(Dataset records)
● ● ●

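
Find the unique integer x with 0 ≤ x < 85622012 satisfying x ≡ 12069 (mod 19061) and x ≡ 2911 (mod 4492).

Write x = 12069 + 19061·k. Then 19061·k ≡ 2911 − 12069 ≡ 4318 (mod 4492).
Need 19061⁻¹ mod 4492. Extended Euclid on (4492, 1093):
4492 = 4·1093 + 120
1093 = 9·120 + 13
120 = 9·13 + 3
13 = 4·3 + 1
3 = 3·1 + 0
Back-substitute:
1 = 13 − 4·3
1 = −4·120 + 37·13
1 = 37·1093 − 337·120
1 = −337·4492 + 1385·1093
19061⁻¹ ≡ 1385 (mod 4492), so k ≡ 1385·4318 ≡ 1578 (mod 4492).
x = 12069 + 19061·1578 = 30090327.

30090327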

● ● ●

Task details
The data above is to be returned exactly, with nothing altered.

Result of the exercise
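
Find the unique integer x with 0 ≤ x < 85622012 satisfying x ≡ 12069 (mod 19061) and x ≡ 2911 (mod 4492).

Write x = 12069 + 19061·k. Then 19061·k ≡ 2911 − 12069 ≡ 4318 (mod 4492).
Need 19061⁻¹ mod 4492. Extended Euclid on (4492, 1093):
4492 = 4·1093 + 120
1093 = 9·120 + 13
120 = 9·13 + 3
13 = 4·3 + 1
3 = 3·1 + 0
Back-substitute:
1 = 13 − 4·3
1 = −4·120 + 37·13
1 = 37·1093 − 337·120
1 = −337·4492 + 1385·1093
19061⁻¹ ≡ 1385 (mod 4492), so k ≡ 1385·4318 ≡ 1578 (mod 4492).
x = 12069 + 19061·1578 = 30090327.

30090327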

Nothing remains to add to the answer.